■ **Required work**:
Reproduce the records below exactly, but only between the lines holding "Single observations of" and "For n = 4, use", inclusive.

■ **Provided entries**:
--------------------
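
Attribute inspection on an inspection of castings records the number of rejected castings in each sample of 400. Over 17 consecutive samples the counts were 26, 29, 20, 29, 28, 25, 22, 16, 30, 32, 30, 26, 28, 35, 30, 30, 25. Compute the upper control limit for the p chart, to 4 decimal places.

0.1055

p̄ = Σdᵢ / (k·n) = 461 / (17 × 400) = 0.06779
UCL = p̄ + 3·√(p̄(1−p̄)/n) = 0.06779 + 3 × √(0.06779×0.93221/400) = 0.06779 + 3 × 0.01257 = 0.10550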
--------------------
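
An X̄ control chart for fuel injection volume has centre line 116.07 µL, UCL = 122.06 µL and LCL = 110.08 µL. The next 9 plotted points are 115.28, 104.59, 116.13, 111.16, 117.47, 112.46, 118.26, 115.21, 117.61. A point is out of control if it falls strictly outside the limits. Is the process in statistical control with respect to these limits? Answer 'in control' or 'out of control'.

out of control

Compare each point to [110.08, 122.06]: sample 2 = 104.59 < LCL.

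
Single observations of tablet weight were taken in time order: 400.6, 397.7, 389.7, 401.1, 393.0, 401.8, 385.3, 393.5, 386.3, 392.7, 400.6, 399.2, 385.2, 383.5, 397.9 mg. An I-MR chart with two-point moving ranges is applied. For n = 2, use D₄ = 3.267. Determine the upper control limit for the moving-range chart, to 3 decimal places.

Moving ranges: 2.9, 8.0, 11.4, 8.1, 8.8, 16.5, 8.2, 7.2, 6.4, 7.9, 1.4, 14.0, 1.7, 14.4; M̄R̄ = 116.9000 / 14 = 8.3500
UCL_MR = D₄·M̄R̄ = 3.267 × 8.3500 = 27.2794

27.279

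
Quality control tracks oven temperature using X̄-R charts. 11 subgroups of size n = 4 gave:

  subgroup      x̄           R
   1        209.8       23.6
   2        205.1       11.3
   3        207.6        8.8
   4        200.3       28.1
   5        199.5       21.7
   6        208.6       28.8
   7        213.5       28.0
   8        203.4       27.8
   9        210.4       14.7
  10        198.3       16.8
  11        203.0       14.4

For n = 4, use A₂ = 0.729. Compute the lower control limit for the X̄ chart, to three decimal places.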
--------------------
■ **Response to the exercise**:
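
Single observations of tablet weight were taken in time order: 400.6, 397.7, 389.7, 401.1, 393.0, 401.8, 385.3, 393.5, 386.3, 392.7, 400.6, 399.2, 385.2, 383.5, 397.9 mg. An I-MR chart with two-point moving ranges is applied. For n = 2, use D₄ = 3.267. Determine the upper control limit for the moving-range chart, to 3 decimal places.

Moving ranges: 2.9, 8.0, 11.4, 8.1, 8.8, 16.5, 8.2, 7.2, 6.4, 7.9, 1.4, 14.0, 1.7, 14.4; M̄R̄ = 116.9000 / 14 = 8.3500
UCL_MR = D₄·M̄R̄ = 3.267 × 8.3500 = 27.2794

27.279

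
Quality control tracks oven temperature using X̄-R charts. 11 subgroups of size n = 4 gave:

  subgroup      x̄           R
   1        209.8       23.6
   2        205.1       11.3
   3        207.6        8.8
   4        200.3       28.1
   5        199.5       21.7
   6        208.6       28.8
   7        213.5       28.0
   8        203.4       27.8
   9        210.4       14.7
  10        198.3       16.8
  11        203.0       14.4

For n = 4, use A₂ = 0.729. Compute the lower control limit for the X̄ chart, to three decimal places.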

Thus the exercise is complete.